■ **REQUIRED WORK**
If a line in the entries below includes "uniformly", pick it out and copy it.

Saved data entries
.....
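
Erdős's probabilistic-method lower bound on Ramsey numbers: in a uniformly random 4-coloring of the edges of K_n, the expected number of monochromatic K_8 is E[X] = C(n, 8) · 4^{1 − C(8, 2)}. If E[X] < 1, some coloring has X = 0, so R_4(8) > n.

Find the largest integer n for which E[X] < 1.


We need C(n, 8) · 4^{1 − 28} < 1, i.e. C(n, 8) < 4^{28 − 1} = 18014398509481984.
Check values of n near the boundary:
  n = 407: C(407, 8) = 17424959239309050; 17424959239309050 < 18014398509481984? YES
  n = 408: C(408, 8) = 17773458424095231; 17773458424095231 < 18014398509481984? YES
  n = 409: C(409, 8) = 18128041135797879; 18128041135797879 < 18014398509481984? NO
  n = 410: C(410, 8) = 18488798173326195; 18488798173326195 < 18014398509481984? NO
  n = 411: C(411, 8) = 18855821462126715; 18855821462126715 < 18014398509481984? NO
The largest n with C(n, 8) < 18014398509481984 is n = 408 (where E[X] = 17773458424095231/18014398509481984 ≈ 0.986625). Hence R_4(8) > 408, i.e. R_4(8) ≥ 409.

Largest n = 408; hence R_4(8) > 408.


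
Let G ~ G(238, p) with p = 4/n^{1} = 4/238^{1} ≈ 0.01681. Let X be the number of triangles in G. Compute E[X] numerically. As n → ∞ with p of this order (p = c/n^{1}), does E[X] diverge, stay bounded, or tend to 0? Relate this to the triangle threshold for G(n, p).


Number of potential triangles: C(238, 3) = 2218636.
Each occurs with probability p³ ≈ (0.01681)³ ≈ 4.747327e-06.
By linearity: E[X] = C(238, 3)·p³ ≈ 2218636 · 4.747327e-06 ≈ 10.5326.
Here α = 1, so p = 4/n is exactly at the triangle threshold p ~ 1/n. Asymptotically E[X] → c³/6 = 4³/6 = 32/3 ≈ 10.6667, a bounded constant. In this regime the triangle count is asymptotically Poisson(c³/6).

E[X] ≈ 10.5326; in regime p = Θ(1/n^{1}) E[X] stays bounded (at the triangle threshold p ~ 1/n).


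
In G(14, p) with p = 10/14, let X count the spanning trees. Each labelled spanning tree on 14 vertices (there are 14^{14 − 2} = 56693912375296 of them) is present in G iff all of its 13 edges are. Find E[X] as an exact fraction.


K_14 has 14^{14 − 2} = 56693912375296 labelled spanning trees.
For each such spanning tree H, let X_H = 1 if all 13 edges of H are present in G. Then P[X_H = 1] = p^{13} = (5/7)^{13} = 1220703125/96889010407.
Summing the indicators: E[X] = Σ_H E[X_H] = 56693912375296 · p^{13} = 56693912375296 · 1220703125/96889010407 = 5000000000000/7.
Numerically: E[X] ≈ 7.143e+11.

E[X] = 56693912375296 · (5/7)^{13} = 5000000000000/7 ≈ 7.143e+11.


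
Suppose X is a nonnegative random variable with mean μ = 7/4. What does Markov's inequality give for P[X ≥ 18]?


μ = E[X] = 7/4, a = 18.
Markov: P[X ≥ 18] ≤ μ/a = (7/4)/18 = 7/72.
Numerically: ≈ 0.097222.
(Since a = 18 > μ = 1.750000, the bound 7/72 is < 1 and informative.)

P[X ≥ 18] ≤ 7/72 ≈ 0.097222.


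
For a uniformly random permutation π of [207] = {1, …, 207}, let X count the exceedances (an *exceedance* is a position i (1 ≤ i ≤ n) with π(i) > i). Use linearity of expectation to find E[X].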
.....
■ **SOLVED PROBLEM**
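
Erdős's probabilistic-method lower bound on Ramsey numbers: in a uniformly random 4-coloring of the edges of K_n, the expected number of monochromatic K_8 is E[X] = C(n, 8) · 4^{1 − C(8, 2)}. If E[X] < 1, some coloring has X = 0, so R_4(8) > n.
For a uniformly random permutation π of [207] = {1, …, 207}, let X count the exceedances (an *exceedance* is a position i (1 ≤ i ≤ n) with π(i) > i). Use linearity of expectation to find E[X].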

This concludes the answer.